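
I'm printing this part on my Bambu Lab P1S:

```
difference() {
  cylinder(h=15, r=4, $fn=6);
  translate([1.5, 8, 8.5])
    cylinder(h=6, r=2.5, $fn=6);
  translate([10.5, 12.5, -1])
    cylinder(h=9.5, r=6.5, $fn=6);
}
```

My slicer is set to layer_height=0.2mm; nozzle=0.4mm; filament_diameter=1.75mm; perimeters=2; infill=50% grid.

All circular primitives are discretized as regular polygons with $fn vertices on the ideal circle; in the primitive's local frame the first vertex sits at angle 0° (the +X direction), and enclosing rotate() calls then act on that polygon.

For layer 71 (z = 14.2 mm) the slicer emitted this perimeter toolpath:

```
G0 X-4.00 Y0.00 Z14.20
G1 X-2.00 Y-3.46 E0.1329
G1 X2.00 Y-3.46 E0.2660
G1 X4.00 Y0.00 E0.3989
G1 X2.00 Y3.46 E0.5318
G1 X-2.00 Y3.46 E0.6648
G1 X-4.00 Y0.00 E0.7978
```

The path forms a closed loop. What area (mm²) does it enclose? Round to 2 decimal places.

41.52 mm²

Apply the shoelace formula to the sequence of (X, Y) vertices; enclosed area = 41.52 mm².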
# # #
*WHAT TO PRODUCE:*
Filter the data, keeping only the lines that contain "cylinder".

*PROBLEM SOLUTION:*
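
  cylinder(h=15, r=4, $fn=6);
    cylinder(h=6, r=2.5, $fn=6);
    cylinder(h=9.5, r=6.5, $fn=6);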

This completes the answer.